Work required
After locating the line that contains "26)*(x^2 + 36)) dx." in the records below, write out exactly that line and each line after it through the one that contains "Let f(z) = (4 - z)/(z^2 - 2*z - 3).", and nothing else.

(Data for processing begins)

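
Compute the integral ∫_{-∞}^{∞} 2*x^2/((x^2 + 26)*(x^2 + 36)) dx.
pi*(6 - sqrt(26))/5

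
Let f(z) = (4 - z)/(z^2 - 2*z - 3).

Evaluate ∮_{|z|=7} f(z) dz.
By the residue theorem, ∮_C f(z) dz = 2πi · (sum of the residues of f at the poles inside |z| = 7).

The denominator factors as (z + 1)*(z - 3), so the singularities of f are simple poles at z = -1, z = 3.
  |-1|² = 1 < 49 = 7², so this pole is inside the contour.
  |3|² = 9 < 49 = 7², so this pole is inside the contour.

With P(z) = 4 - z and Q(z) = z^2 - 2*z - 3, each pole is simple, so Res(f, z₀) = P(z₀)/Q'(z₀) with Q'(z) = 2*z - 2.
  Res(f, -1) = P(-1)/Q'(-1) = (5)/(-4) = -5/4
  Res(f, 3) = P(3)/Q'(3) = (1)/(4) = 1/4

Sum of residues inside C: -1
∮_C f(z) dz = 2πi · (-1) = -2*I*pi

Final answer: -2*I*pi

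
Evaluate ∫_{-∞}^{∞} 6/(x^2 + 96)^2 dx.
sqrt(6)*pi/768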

(Data for processing ends)
(Data for processing begins)

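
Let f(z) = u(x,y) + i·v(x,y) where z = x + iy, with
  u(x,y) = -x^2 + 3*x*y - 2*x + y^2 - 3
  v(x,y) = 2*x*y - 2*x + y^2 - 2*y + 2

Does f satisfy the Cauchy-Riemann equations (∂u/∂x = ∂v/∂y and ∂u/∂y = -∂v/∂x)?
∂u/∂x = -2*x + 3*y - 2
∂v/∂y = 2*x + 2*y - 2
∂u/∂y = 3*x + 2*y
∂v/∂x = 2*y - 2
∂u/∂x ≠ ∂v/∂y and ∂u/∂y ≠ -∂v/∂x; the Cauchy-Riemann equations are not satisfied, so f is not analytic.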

(Data for processing ends)
(Data for processing begins)

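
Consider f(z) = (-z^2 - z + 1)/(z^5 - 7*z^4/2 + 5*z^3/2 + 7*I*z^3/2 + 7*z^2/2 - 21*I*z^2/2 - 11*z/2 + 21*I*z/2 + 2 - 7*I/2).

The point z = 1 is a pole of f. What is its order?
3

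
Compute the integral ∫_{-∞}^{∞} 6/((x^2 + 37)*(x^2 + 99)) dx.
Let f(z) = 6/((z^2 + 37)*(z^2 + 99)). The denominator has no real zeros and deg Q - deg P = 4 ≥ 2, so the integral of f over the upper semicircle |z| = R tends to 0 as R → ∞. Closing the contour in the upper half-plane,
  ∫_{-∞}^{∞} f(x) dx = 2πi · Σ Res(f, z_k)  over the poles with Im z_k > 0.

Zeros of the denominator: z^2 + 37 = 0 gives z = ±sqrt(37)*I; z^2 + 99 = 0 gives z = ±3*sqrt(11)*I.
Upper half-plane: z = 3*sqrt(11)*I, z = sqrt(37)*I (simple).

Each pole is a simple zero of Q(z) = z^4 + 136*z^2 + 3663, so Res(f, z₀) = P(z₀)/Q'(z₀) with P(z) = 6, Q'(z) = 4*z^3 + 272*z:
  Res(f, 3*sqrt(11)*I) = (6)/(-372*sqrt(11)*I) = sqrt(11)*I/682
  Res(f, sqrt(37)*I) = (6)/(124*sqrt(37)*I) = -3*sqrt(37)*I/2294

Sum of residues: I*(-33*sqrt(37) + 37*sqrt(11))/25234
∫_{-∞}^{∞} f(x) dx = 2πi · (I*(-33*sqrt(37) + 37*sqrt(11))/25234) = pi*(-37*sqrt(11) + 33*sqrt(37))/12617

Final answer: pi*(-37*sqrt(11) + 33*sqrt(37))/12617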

(Data for processing ends)

Output for this exercise
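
Compute the integral ∫_{-∞}^{∞} 2*x^2/((x^2 + 26)*(x^2 + 36)) dx.
pi*(6 - sqrt(26))/5

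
Let f(z) = (4 - z)/(z^2 - 2*z - 3).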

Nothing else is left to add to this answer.